Record set:

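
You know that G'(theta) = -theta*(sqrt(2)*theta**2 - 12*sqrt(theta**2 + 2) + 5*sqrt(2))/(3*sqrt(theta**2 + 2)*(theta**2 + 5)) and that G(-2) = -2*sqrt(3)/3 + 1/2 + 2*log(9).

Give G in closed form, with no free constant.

G(theta) = -2*sqrt(theta**2/2 + 1)/3 + 2*log(theta**2 + 5) + 1/2

Differentiate the proposed G(theta) back; it has to land on the given G'(theta).
A general antiderivative is -2*sqrt(theta**2/2 + 1)/3 + 2*log(theta**2 + 5) + C.
The condition gives C = -2*sqrt(3)/3 + 1/2 + 2*log(9) - (-2*sqrt(3)/3 + 2*log(9)) = 1/2.
So G(theta) = -2*sqrt(theta**2/2 + 1)/3 + 2*log(theta**2 + 5) + 1/2.
Check: d/dtheta[-2*sqrt(theta**2/2 + 1)/3 + 2*log(theta**2 + 5) + 1/2] = (-sqrt(2)*theta**3 + 12*theta*sqrt(theta**2 + 2) - 5*sqrt(2)*theta)/(3*theta**2*sqrt(theta**2 + 2) + 15*sqrt(theta**2 + 2)), which equals G'(theta).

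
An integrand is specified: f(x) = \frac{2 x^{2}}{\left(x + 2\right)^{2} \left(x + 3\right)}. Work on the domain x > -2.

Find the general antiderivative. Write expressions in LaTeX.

F(x) = \frac{2 \left(- 8 \left(x + 2\right) \log{\left(x + 2 \right)} + 9 \left(x + 2\right) \log{\left(x + 3 \right)} - 4\right)}{x + 2} + C

The denominator factors as \left(x + 2\right)^{2} \left(x + 3\right); partial fractions split f into directly integrable pieces: \frac{18}{x + 3} - \frac{16}{x + 2} + \frac{8}{\left(x + 2\right)^{2}}.
Check: d/dx[\frac{2 \left(- 8 \left(x + 2\right) \log{\left(x + 2 \right)} + 9 \left(x + 2\right) \log{\left(x + 3 \right)} - 4\right)}{x + 2}] = \frac{2 x^{2}}{x^{3} + 7 x^{2} + 16 x + 12}, which equals f(x).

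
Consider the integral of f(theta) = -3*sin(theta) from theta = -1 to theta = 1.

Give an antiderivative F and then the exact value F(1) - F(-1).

Antiderivative: F(theta) = 3*cos(theta); value = 0

Differentiate the proposed F(theta) back; it has to land on f(theta) exactly.
F(theta) = 3*cos(theta) is an antiderivative of f.
Check: d/dtheta[3*cos(theta)] = -3*sin(theta) = f(theta).
F(1) = 3*cos(1); F(-1) = 3*cos(1).
Integral = F(1) - F(-1) = 0.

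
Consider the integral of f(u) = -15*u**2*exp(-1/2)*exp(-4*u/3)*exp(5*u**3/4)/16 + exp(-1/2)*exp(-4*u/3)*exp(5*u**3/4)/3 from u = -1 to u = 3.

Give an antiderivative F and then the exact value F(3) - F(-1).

Antiderivative: F(u) = -exp(5*u**3/4 - 4*u/3 - 1/2)/4; value = -exp(117/4)/4 + exp(-5/12)/4

The substitution w = 5*u**3/4 - 4*u/3 - 1/2 works: f is exactly (dF/dw)*(dw/du) for that inner function.
F(u) = -exp(5*u**3/4 - 4*u/3 - 1/2)/4 is an antiderivative of f.
Check: d/du[-exp(5*u**3/4 - 4*u/3 - 1/2)/4] = (16 - 45*u**2)*exp(-1/2)*exp(-4*u/3)*exp(5*u**3/4)/48, which equals f(u).
F(3) = -exp(117/4)/4; F(-1) = -exp(-5/12)/4.
Integral = F(3) - F(-1) = -exp(117/4)/4 + exp(-5/12)/4.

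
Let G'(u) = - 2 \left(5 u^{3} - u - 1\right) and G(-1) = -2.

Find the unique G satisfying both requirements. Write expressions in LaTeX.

Differentiate the proposed G(u) back; it has to land on the given G'(u).
A general antiderivative is - \frac{5 u^{4}}{2} + u^{2} + 2 u + 1 + C.
The condition gives C = -2 - (- \frac{5}{2}) = \frac{1}{2}.
So G(u) = - \frac{5 u^{4}}{2} + u^{2} + 2 u + \frac{3}{2}.
Check: d/du[- \frac{5 u^{4}}{2} + u^{2} + 2 u + \frac{3}{2}] = - 10 u^{3} + 2 u + 2, which equals G'(u).

G(u) = - \frac{5 u^{4}}{2} + u^{2} + 2 u + \frac{3}{2}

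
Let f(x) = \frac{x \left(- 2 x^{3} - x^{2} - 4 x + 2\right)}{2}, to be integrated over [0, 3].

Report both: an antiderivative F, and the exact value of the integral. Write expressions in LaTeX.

Recover f(x) by differentiating a candidate F(x); any mismatch rules it out.
F(x) = - \frac{x^{2} \left(24 x^{3} + 15 x^{2} + 80 x - 60\right)}{120} is an antiderivative of f.
Check: d/dx[- \frac{x^{2} \left(24 x^{3} + 15 x^{2} + 80 x - 60\right)}{120}] = - x^{4} - \frac{x^{3}}{2} - 2 x^{2} + x, which equals f(x).
F(3) = - \frac{2889}{40}; F(0) = 0.
Integral = F(3) - F(0) = - \frac{2889}{40}.

Antiderivative: F(x) = - \frac{x^{2} \left(24 x^{3} + 15 x^{2} + 80 x - 60\right)}{120}; value = - \frac{2889}{40}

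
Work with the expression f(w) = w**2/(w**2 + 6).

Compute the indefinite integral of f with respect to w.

A first test for any F(w): its w-derivative must equal f(w) identically.
Check: d/dw[w - sqrt(6)*atan(sqrt(6)*w/6)] = w**2/(w**2 + 6) = f(w).

F(w) = w - sqrt(6)*atan(sqrt(6)*w/6) + C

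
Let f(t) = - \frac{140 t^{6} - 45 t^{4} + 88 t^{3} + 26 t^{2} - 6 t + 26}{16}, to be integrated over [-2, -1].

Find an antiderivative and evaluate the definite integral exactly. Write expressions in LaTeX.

Recognize the product-rule pattern: f = u'v + uv' with u = t^{3} + \frac{3 t}{4} + \frac{1}{2}, v = - \frac{5 t^{4}}{4} + \frac{3 t^{2}}{2} - \frac{3 t}{4} - \frac{5}{3}, so integration by parts undoes it.
F(t) = - \frac{5 t^{7}}{4} + \frac{9 t^{5}}{16} - \frac{11 t^{4}}{8} - \frac{13 t^{3}}{24} + \frac{3 t^{2}}{16} - \frac{13 t}{8} is an antiderivative of f.
Check: d/dt[- \frac{5 t^{7}}{4} + \frac{9 t^{5}}{16} - \frac{11 t^{4}}{8} - \frac{13 t^{3}}{24} + \frac{3 t^{2}}{16} - \frac{13 t}{8}] = - \frac{35 t^{6}}{4} + \frac{45 t^{4}}{16} - \frac{11 t^{3}}{2} - \frac{13 t^{2}}{8} + \frac{3 t}{8} - \frac{13}{8}, which equals f(t).
F(-1) = \frac{5}{3}; F(-2) = \frac{385}{3}.
Integral = F(-1) - F(-2) = - \frac{380}{3}.

Antiderivative: F(t) = - \frac{5 t^{7}}{4} + \frac{9 t^{5}}{16} - \frac{11 t^{4}}{8} - \frac{13 t^{3}}{24} + \frac{3 t^{2}}{16} - \frac{13 t}{8}; value = - \frac{380}{3}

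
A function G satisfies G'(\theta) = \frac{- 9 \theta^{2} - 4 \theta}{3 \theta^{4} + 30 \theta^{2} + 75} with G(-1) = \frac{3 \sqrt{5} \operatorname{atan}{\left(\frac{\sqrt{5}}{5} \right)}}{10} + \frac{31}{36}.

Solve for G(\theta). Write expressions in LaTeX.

G(\theta) = \frac{9 \theta}{6 \theta^{2} + 30} - \frac{3 \sqrt{5} \operatorname{atan}{\left(\frac{\sqrt{5} \theta}{5} \right)}}{10} + 1 + \frac{4}{6 \theta^{2} + 30}

Differentiate the proposed G(\theta) back; it has to land on the given G'(\theta).
A general antiderivative is - \frac{- 9 \theta - 4}{6 \theta^{2} + 30} - \frac{3 \sqrt{5} \operatorname{atan}{\left(\frac{\sqrt{5} \theta}{5} \right)}}{10} + C.
The condition gives C = \frac{3 \sqrt{5} \operatorname{atan}{\left(\frac{\sqrt{5}}{5} \right)}}{10} + \frac{31}{36} - (- \frac{5}{36} + \frac{3 \sqrt{5} \operatorname{atan}{\left(\frac{\sqrt{5}}{5} \right)}}{10}) = 1.
So G(\theta) = \frac{9 \theta}{6 \theta^{2} + 30} - \frac{3 \sqrt{5} \operatorname{atan}{\left(\frac{\sqrt{5} \theta}{5} \right)}}{10} + 1 + \frac{4}{6 \theta^{2} + 30}.
Check: d/d\theta[\frac{9 \theta}{6 \theta^{2} + 30} - \frac{3 \sqrt{5} \operatorname{atan}{\left(\frac{\sqrt{5} \theta}{5} \right)}}{10} + 1 + \frac{4}{6 \theta^{2} + 30}] = \frac{- 9 \theta^{2} - 4 \theta}{3 \theta^{4} + 30 \theta^{2} + 75} = G'(\theta).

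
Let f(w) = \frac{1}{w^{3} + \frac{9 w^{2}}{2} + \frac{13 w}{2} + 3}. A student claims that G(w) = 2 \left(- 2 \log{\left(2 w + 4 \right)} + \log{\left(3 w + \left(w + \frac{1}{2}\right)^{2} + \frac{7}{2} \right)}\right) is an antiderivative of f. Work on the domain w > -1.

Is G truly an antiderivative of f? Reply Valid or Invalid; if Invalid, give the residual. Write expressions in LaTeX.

Invalid: d/dw[G] - f = - \frac{6}{4 w^{4} + 28 w^{3} + 71 w^{2} + 77 w + 30}, which is not 0.

d/dw[G] = \frac{4}{4 w^{3} + 24 w^{2} + 47 w + 30}
d/dw[G] - f(w) = - \frac{6}{4 w^{4} + 28 w^{3} + 71 w^{2} + 77 w + 30} != 0.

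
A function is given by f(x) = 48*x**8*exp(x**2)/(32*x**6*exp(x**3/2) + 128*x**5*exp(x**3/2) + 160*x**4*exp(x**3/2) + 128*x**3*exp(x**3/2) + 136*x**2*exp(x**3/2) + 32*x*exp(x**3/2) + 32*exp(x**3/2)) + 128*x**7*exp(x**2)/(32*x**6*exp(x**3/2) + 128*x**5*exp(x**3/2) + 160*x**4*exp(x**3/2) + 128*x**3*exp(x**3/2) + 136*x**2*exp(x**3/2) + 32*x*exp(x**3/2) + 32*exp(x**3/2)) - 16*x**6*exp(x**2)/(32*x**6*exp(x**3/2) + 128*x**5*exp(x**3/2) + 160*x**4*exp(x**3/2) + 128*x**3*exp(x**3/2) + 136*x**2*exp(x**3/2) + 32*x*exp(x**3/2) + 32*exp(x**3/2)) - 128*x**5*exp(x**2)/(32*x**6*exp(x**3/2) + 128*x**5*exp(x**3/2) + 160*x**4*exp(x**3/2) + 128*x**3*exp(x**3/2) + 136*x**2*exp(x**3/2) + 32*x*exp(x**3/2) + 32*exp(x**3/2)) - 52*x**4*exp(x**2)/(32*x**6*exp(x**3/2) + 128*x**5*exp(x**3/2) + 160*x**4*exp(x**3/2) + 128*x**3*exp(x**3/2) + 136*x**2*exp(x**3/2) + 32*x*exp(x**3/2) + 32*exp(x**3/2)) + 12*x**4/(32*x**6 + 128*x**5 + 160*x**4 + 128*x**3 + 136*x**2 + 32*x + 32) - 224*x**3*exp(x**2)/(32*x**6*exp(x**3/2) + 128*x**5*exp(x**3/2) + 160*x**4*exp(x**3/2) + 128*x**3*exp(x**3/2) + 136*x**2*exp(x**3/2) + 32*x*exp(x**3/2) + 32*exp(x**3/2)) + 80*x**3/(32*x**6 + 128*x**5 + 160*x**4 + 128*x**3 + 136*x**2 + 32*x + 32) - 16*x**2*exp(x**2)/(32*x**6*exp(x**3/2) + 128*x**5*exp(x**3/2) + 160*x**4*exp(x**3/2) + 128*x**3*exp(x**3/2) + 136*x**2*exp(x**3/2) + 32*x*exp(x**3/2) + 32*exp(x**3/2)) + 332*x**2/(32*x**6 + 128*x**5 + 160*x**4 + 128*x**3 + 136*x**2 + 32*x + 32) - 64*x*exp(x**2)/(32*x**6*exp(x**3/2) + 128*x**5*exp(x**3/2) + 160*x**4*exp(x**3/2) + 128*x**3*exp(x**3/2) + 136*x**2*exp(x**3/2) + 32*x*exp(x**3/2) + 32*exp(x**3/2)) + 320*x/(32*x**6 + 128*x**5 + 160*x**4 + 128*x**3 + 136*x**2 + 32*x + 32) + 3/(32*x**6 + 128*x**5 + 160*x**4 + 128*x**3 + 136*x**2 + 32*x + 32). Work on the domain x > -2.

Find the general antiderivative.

F(x) = (-6*x**2 - 20*x - 8*(x + 2)*(2*x**2 + 1)*exp(-x**3/2 + x**2) - 43)/(8*(x + 2)*(2*x**2 + 1)) + C

The integrand splits into summands that can be handled one at a time.
Check: d/dx[(-6*x**2 - 20*x - 8*(x + 2)*(2*x**2 + 1)*exp(-x**3/2 + x**2) - 43)/(8*(x + 2)*(2*x**2 + 1))] = (48*x**8*exp(x**2)*exp(-x**3/2) + 128*x**7*exp(x**2)*exp(-x**3/2) - 16*x**6*exp(x**2)*exp(-x**3/2) - 128*x**5*exp(x**2)*exp(-x**3/2) - 52*x**4*exp(x**2)*exp(-x**3/2) + 12*x**4 - 224*x**3*exp(x**2)*exp(-x**3/2) + 80*x**3 - 16*x**2*exp(x**2)*exp(-x**3/2) + 332*x**2 - 64*x*exp(x**2)*exp(-x**3/2) + 320*x + 3)/(32*x**6 + 128*x**5 + 160*x**4 + 128*x**3 + 136*x**2 + 32*x + 32), which equals f(x).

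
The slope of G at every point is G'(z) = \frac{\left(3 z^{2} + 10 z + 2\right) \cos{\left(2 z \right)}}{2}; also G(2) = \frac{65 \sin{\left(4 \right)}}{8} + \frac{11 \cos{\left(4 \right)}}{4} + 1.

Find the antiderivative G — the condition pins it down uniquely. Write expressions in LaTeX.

G(z) = \frac{3 z^{2} \sin{\left(2 z \right)}}{4} + \frac{5 z \sin{\left(2 z \right)}}{2} + \frac{3 z \cos{\left(2 z \right)}}{4} + \frac{\sin{\left(2 z \right)}}{8} + \frac{5 \cos{\left(2 z \right)}}{4} + 1

The proposed G(z) is checked by its d/dz: the result must match the given G'(z).
A general antiderivative is \frac{3 z^{2} \sin{\left(2 z \right)}}{4} + \frac{5 z \sin{\left(2 z \right)}}{2} + \frac{3 z \cos{\left(2 z \right)}}{4} + \frac{\sin{\left(2 z \right)}}{8} + \frac{5 \cos{\left(2 z \right)}}{4} + C.
The condition gives C = \frac{65 \sin{\left(4 \right)}}{8} + \frac{11 \cos{\left(4 \right)}}{4} + 1 - (\frac{65 \sin{\left(4 \right)}}{8} + \frac{11 \cos{\left(4 \right)}}{4}) = 1.
So G(z) = \frac{3 z^{2} \sin{\left(2 z \right)}}{4} + \frac{5 z \sin{\left(2 z \right)}}{2} + \frac{3 z \cos{\left(2 z \right)}}{4} + \frac{\sin{\left(2 z \right)}}{8} + \frac{5 \cos{\left(2 z \right)}}{4} + 1.
Check: d/dz[\frac{3 z^{2} \sin{\left(2 z \right)}}{4} + \frac{5 z \sin{\left(2 z \right)}}{2} + \frac{3 z \cos{\left(2 z \right)}}{4} + \frac{\sin{\left(2 z \right)}}{8} + \frac{5 \cos{\left(2 z \right)}}{4} + 1] = \frac{3 z^{2} \cos{\left(2 z \right)}}{2} + 5 z \cos{\left(2 z \right)} + \cos{\left(2 z \right)}, which equals G'(z).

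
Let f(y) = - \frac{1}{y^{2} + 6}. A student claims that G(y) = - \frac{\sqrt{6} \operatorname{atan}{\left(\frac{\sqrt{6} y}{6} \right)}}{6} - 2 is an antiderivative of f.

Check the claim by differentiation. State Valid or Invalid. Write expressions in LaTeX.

Valid. The derivative of G reproduces f.

d/dy[G] = - \frac{1}{y^{2} + 6}
This equals f(y) exactly, so the claim holds.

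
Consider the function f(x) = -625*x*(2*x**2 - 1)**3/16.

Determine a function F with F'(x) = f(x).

The substitution u = 5/4 - 5*x**2/2 works: f is exactly (dF/du)*(du/dx) for that inner function.
Check: d/dx[-625*(2*x**2 - 1)**4/256] = -625*x**7/2 + 1875*x**5/4 - 1875*x**3/8 + 625*x/16, which equals f(x).

An antiderivative is F(x) = -625*(2*x**2 - 1)**4/256.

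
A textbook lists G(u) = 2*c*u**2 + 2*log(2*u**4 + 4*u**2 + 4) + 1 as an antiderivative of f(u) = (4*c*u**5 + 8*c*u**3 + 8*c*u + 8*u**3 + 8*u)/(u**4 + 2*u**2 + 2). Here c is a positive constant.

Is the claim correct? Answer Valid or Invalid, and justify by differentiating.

d/du[G] = (4*c*u**5 + 8*c*u**3 + 8*c*u + 8*u**3 + 8*u)/(u**4 + 2*u**2 + 2)
This equals f(u) exactly, so the claim holds.

Valid - differentiating G returns exactly f.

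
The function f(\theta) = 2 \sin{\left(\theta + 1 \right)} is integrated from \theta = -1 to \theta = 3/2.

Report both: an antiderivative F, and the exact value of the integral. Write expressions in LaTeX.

Antiderivative: F(\theta) = - 2 \cos{\left(\theta + 1 \right)}; value = 2 - 2 \cos{\left(\frac{5}{2} \right)}

Any candidate F(\theta) must reproduce f(\theta) exactly when differentiated.
F(\theta) = - 2 \cos{\left(\theta + 1 \right)} is an antiderivative of f.
Check: d/d\theta[- 2 \cos{\left(\theta + 1 \right)}] = 2 \sin{\left(\theta + 1 \right)} = f(\theta).
F(3/2) = - 2 \cos{\left(\frac{5}{2} \right)}; F(-1) = -2.
Integral = F(3/2) - F(-1) = 2 - 2 \cos{\left(\frac{5}{2} \right)}.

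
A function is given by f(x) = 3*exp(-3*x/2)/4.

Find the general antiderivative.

Check any antiderivative F(x) by computing F'(x) and comparing it with f(x).
Check: d/dx[-exp(-3*x/2)/2] = 3*exp(-3*x/2)/4 = f(x).

F(x) = -exp(-3*x/2)/2 + C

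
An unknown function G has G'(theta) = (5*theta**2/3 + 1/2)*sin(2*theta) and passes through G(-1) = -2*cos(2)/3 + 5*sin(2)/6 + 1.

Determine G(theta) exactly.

Check a candidate G(theta) by differentiating: d/dtheta[G] must match the given G'(theta).
A general antiderivative is -5*theta**2*cos(2*theta)/6 + 5*theta*sin(2*theta)/6 + cos(2*theta)/6 + C.
The condition gives C = -2*cos(2)/3 + 5*sin(2)/6 + 1 - (-2*cos(2)/3 + 5*sin(2)/6) = 1.
So G(theta) = -5*theta**2*cos(2*theta)/6 + 5*theta*sin(2*theta)/6 + cos(2*theta)/6 + 1.
Check: d/dtheta[-5*theta**2*cos(2*theta)/6 + 5*theta*sin(2*theta)/6 + cos(2*theta)/6 + 1] = 5*theta**2*sin(2*theta)/3 + sin(2*theta)/2, which equals G'(theta).

G(theta) = -5*theta**2*cos(2*theta)/6 + 5*theta*sin(2*theta)/6 + cos(2*theta)/6 + 1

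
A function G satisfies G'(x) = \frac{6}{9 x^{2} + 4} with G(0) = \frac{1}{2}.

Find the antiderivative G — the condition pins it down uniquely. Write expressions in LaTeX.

G(x) = \frac{2 \operatorname{atan}{\left(\frac{3 x}{2} \right)} + 1}{2}

A first test for any G(x): its x-derivative must equal the given G'(x).
A general antiderivative is \operatorname{atan}{\left(\frac{3 x}{2} \right)} + C.
The condition gives C = \frac{1}{2} - (0) = \frac{1}{2}.
So G(x) = \frac{2 \operatorname{atan}{\left(\frac{3 x}{2} \right)} + 1}{2}.
Check: d/dx[\frac{2 \operatorname{atan}{\left(\frac{3 x}{2} \right)} + 1}{2}] = \frac{6}{9 x^{2} + 4} = G'(x).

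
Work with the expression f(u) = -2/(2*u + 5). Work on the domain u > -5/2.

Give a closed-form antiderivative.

A first test for any F(u): its u-derivative must equal f(u) identically.
Check: d/du[-log(u + 5/2)] = -2/(2*u + 5) = f(u).

An antiderivative is F(u) = -log(u + 5/2).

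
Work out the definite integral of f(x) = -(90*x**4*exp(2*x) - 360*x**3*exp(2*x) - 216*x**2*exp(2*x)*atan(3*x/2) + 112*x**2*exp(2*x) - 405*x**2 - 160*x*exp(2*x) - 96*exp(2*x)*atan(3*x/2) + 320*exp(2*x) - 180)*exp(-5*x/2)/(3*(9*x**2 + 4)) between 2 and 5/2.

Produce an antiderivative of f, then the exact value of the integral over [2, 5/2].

f has the shape u'v + uv' for u = 20*x**2/3 - 16*atan(3*x/2) + 16/3 - 6*exp(-2*x) and v = exp(-x/2) — it is the derivative of the product u*v.
F(x) = -2*(-10*x**2*exp(2*x) + 24*exp(2*x)*atan(3*x/2) - 8*exp(2*x) + 9)*exp(-5*x/2)/3 is an antiderivative of f.
Check: d/dx[-2*(-10*x**2*exp(2*x) + 24*exp(2*x)*atan(3*x/2) - 8*exp(2*x) + 9)*exp(-5*x/2)/3] = (-90*x**4*exp(2*x) + 360*x**3*exp(2*x) + 216*x**2*exp(2*x)*atan(3*x/2) - 112*x**2*exp(2*x) + 405*x**2 + 160*x*exp(2*x) + 96*exp(2*x)*atan(3*x/2) - 320*exp(2*x) + 180)/(27*x**2*exp(5*x/2) + 12*exp(5*x/2)), which equals f(x).
F(5/2) = -16*exp(-5/4)*atan(15/4) - 6*exp(-25/4) + 47*exp(-5/4); F(2) = -16*exp(-1)*atan(3) - 6*exp(-5) + 32*exp(-1).
Integral = F(5/2) - F(2) = -32*exp(-1) - 16*exp(-5/4)*atan(15/4) - 6*exp(-25/4) + 6*exp(-5) + 16*exp(-1)*atan(3) + 47*exp(-5/4).

Antiderivative: F(x) = -2*(-10*x**2*exp(2*x) + 24*exp(2*x)*atan(3*x/2) - 8*exp(2*x) + 9)*exp(-5*x/2)/3; value = -32*exp(-1) - 16*exp(-5/4)*atan(15/4) - 6*exp(-25/4) + 6*exp(-5) + 16*exp(-1)*atan(3) + 47*exp(-5/4)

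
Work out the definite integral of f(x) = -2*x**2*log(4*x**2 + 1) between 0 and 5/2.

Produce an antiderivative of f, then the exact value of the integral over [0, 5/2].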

Work instructions:
Say how many lines of the material above contain the string "claims". Write nothing but the number.

Response:
2